What you will do
Every line of the data is to be retyped exactly.

--------

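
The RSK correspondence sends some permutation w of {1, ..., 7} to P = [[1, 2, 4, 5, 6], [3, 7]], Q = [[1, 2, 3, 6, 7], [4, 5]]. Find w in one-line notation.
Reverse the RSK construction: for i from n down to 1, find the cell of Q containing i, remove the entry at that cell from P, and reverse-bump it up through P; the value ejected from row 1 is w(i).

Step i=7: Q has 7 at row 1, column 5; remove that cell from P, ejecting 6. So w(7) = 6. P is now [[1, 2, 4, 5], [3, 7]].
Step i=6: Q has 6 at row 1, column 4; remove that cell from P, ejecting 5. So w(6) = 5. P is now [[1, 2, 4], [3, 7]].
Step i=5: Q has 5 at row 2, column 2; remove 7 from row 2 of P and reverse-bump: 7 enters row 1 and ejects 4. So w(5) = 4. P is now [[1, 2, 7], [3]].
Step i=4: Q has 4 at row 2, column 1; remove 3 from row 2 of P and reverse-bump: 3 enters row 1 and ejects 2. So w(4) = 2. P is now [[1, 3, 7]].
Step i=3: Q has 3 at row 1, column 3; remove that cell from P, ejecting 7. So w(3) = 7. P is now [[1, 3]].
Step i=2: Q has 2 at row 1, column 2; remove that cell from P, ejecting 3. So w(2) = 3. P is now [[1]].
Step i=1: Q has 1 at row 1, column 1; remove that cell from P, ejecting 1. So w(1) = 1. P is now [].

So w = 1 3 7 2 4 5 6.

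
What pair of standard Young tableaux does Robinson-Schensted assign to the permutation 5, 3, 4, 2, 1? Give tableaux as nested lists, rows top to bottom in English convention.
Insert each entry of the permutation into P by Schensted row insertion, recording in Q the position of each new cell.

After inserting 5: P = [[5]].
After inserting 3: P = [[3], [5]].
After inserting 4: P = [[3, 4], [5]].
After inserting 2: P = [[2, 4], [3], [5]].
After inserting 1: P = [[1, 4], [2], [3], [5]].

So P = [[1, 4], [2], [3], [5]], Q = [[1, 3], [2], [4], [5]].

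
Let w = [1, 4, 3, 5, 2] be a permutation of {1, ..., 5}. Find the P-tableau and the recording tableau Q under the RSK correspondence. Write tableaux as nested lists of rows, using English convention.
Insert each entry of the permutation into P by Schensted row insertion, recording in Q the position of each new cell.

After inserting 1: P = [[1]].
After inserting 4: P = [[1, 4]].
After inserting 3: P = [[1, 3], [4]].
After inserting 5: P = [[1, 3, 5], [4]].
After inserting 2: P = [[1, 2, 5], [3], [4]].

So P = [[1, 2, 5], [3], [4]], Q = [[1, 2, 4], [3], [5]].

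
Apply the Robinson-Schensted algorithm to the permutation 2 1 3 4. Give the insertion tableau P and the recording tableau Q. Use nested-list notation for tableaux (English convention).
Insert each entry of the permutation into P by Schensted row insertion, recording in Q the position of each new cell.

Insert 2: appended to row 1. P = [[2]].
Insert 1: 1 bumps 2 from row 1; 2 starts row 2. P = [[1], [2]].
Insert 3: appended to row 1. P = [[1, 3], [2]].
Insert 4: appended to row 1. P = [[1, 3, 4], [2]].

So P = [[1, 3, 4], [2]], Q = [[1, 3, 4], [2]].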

--------

Output
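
The RSK correspondence sends some permutation w of {1, ..., 7} to P = [[1, 2, 4, 5, 6], [3, 7]], Q = [[1, 2, 3, 6, 7], [4, 5]]. Find w in one-line notation.
Reverse the RSK construction: for i from n down to 1, find the cell of Q containing i, remove the entry at that cell from P, and reverse-bump it up through P; the value ejected from row 1 is w(i).

Step i=7: Q has 7 at row 1, column 5; remove that cell from P, ejecting 6. So w(7) = 6. P is now [[1, 2, 4, 5], [3, 7]].
Step i=6: Q has 6 at row 1, column 4; remove that cell from P, ejecting 5. So w(6) = 5. P is now [[1, 2, 4], [3, 7]].
Step i=5: Q has 5 at row 2, column 2; remove 7 from row 2 of P and reverse-bump: 7 enters row 1 and ejects 4. So w(5) = 4. P is now [[1, 2, 7], [3]].
Step i=4: Q has 4 at row 2, column 1; remove 3 from row 2 of P and reverse-bump: 3 enters row 1 and ejects 2. So w(4) = 2. P is now [[1, 3, 7]].
Step i=3: Q has 3 at row 1, column 3; remove that cell from P, ejecting 7. So w(3) = 7. P is now [[1, 3]].
Step i=2: Q has 2 at row 1, column 2; remove that cell from P, ejecting 3. So w(2) = 3. P is now [[1]].
Step i=1: Q has 1 at row 1, column 1; remove that cell from P, ejecting 1. So w(1) = 1. P is now [].

So w = 1 3 7 2 4 5 6.

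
What pair of standard Young tableaux does Robinson-Schensted assign to the permutation 5, 3, 4, 2, 1? Give tableaux as nested lists, rows top to bottom in English convention.
Insert each entry of the permutation into P by Schensted row insertion, recording in Q the position of each new cell.

After inserting 5: P = [[5]].
After inserting 3: P = [[3], [5]].
After inserting 4: P = [[3, 4], [5]].
After inserting 2: P = [[2, 4], [3], [5]].
After inserting 1: P = [[1, 4], [2], [3], [5]].

So P = [[1, 4], [2], [3], [5]], Q = [[1, 3], [2], [4], [5]].

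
Let w = [1, 4, 3, 5, 2] be a permutation of {1, ..., 5}. Find the P-tableau and the recording tableau Q under the RSK correspondence. Write tableaux as nested lists of rows, using English convention.
Insert each entry of the permutation into P by Schensted row insertion, recording in Q the position of each new cell.

After inserting 1: P = [[1]].
After inserting 4: P = [[1, 4]].
After inserting 3: P = [[1, 3], [4]].
After inserting 5: P = [[1, 3, 5], [4]].
After inserting 2: P = [[1, 2, 5], [3], [4]].

So P = [[1, 2, 5], [3], [4]], Q = [[1, 2, 4], [3], [5]].

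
Apply the Robinson-Schensted algorithm to the permutation 2 1 3 4. Give the insertion tableau P and the recording tableau Q. Use nested-list notation for tableaux (English convention).
Insert each entry of the permutation into P by Schensted row insertion, recording in Q the position of each new cell.

Insert 2: appended to row 1. P = [[2]].
Insert 1: 1 bumps 2 from row 1; 2 starts row 2. P = [[1], [2]].
Insert 3: appended to row 1. P = [[1, 3], [2]].
Insert 4: appended to row 1. P = [[1, 3, 4], [2]].

So P = [[1, 3, 4], [2]], Q = [[1, 3, 4], [2]].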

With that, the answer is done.